## Input
• • • • • • •

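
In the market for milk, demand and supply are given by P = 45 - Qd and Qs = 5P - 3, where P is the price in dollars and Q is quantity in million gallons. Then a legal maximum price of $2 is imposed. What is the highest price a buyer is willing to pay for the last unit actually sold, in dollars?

38

Rearranging demand gives Qd = 45 - P. In a free market, 45 - P = 5P - 3 gives the equilibrium P* = 8, Q* = 37.
Because the ceiling (2) lies below the market-clearing price, it is binding.
At P = 2: Qd = 45 - 2 = 43 and Qs = 5·2 - 3 = 7.
Only 7 units reach the market. On the demand curve, the marginal buyer's willingness to pay at Q = 7 is (45 - 7) = 38.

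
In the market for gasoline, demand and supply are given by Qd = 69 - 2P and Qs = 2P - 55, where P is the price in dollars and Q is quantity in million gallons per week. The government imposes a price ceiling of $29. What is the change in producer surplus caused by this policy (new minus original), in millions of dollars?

Setting quantity demanded equal to quantity supplied, 69 - 2P = 2P - 55, gives P* = 31 and Q* = 7.
The ceiling of 29 is below the equilibrium price 31, so it binds.
At P = 29: Qd = 69 - 2·29 = 11 and Qs = 2·29 - 55 = 3.
Producer surplus without the control is ½ · (31 - 27.5) · 7 = 12.25.
With the ceiling, producers sell 3 units at 29, so PS = ½ · (29 - 27.5) · 3 = 2.25.
Change in producer surplus = 2.25 - 12.25 = -10.

-10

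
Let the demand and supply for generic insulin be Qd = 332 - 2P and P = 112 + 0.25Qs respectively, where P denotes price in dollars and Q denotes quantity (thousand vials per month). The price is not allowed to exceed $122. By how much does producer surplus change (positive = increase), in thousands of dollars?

Rearranging supply gives Qs = 4P - 448. Setting quantity demanded equal to quantity supplied, 332 - 2P = 4P - 448, gives P* = 130 and Q* = 72.
The ceiling of 122 is below the equilibrium price 130, so it binds.
At P = 122: Qd = 332 - 2·122 = 88 and Qs = 4·122 - 448 = 40.
Producer surplus without the control is ½ · (130 - 112) · 72 = 648.
With the ceiling, producers sell 40 units at 122, so PS = ½ · (122 - 112) · 40 = 200.
Change in producer surplus = 200 - 648 = -448.

-448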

• • • • • • •

## What the task requires
The material above must be returned in full, exactly as written.

## Result of the task
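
In the market for milk, demand and supply are given by P = 45 - Qd and Qs = 5P - 3, where P is the price in dollars and Q is quantity in million gallons. Then a legal maximum price of $2 is imposed. What is the highest price a buyer is willing to pay for the last unit actually sold, in dollars?

38

Rearranging demand gives Qd = 45 - P. In a free market, 45 - P = 5P - 3 gives the equilibrium P* = 8, Q* = 37.
Because the ceiling (2) lies below the market-clearing price, it is binding.
At P = 2: Qd = 45 - 2 = 43 and Qs = 5·2 - 3 = 7.
Only 7 units reach the market. On the demand curve, the marginal buyer's willingness to pay at Q = 7 is (45 - 7) = 38.

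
In the market for gasoline, demand and supply are given by Qd = 69 - 2P and Qs = 2P - 55, where P is the price in dollars and Q is quantity in million gallons per week. The government imposes a price ceiling of $29. What is the change in producer surplus caused by this policy (new minus original), in millions of dollars?

Setting quantity demanded equal to quantity supplied, 69 - 2P = 2P - 55, gives P* = 31 and Q* = 7.
The ceiling of 29 is below the equilibrium price 31, so it binds.
At P = 29: Qd = 69 - 2·29 = 11 and Qs = 2·29 - 55 = 3.
Producer surplus without the control is ½ · (31 - 27.5) · 7 = 12.25.
With the ceiling, producers sell 3 units at 29, so PS = ½ · (29 - 27.5) · 3 = 2.25.
Change in producer surplus = 2.25 - 12.25 = -10.

-10

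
Let the demand and supply for generic insulin be Qd = 332 - 2P and P = 112 + 0.25Qs respectively, where P denotes price in dollars and Q denotes quantity (thousand vials per month). The price is not allowed to exceed $122. By how much does producer surplus change (positive = increase), in thousands of dollars?

Rearranging supply gives Qs = 4P - 448. Setting quantity demanded equal to quantity supplied, 332 - 2P = 4P - 448, gives P* = 130 and Q* = 72.
The ceiling of 122 is below the equilibrium price 130, so it binds.
At P = 122: Qd = 332 - 2·122 = 88 and Qs = 4·122 - 448 = 40.
Producer surplus without the control is ½ · (130 - 112) · 72 = 648.
With the ceiling, producers sell 40 units at 122, so PS = ½ · (122 - 112) · 40 = 200.
Change in producer surplus = 200 - 648 = -448.

-448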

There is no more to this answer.